» PROVIDED MATERIAL:
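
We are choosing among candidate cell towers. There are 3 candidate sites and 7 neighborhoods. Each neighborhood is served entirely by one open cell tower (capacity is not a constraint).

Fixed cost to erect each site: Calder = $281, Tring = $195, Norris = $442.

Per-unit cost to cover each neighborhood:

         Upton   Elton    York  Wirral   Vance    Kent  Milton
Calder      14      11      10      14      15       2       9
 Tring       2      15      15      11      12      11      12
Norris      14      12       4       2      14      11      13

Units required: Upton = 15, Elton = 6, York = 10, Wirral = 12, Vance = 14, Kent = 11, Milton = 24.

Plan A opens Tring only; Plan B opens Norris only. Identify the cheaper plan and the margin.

Plan A: {Tring}: Upton→Tring 2·15=30, Elton→Tring 15·6=90, York→Tring 15·10=150, Wirral→Tring 11·12=132, Vance→Tring 12·14=168, Kent→Tring 11·11=121, Milton→Tring 12·24=288. Service 979; fixed 195; total 1174.
Plan B: {Norris}: Upton→Norris 14·15=210, Elton→Norris 12·6=72, York→Norris 4·10=40, Wirral→Norris 2·12=24, Vance→Norris 14·14=196, Kent→Norris 11·11=121, Milton→Norris 13·24=312. Service 975; fixed 442; total 1417.
Difference: |1174 − 1417| = 243.

Plan A is cheaper by 243.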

» EXERCISE REQUIREMENTS:
The entries shown above should be duplicated exactly.

» RESULT FOR THIS EXERCISE:
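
We are choosing among candidate cell towers. There are 3 candidate sites and 7 neighborhoods. Each neighborhood is served entirely by one open cell tower (capacity is not a constraint).

Fixed cost to erect each site: Calder = $281, Tring = $195, Norris = $442.

Per-unit cost to cover each neighborhood:

         Upton   Elton    York  Wirral   Vance    Kent  Milton
Calder      14      11      10      14      15       2       9
 Tring       2      15      15      11      12      11      12
Norris      14      12       4       2      14      11      13

Units required: Upton = 15, Elton = 6, York = 10, Wirral = 12, Vance = 14, Kent = 11, Milton = 24.

Plan A opens Tring only; Plan B opens Norris only. Identify the cheaper plan and the margin.

Plan A: {Tring}: Upton→Tring 2·15=30, Elton→Tring 15·6=90, York→Tring 15·10=150, Wirral→Tring 11·12=132, Vance→Tring 12·14=168, Kent→Tring 11·11=121, Milton→Tring 12·24=288. Service 979; fixed 195; total 1174.
Plan B: {Norris}: Upton→Norris 14·15=210, Elton→Norris 12·6=72, York→Norris 4·10=40, Wirral→Norris 2·12=24, Vance→Norris 14·14=196, Kent→Norris 11·11=121, Milton→Norris 13·24=312. Service 975; fixed 442; total 1417.
Difference: |1174 − 1417| = 243.

Plan A is cheaper by 243.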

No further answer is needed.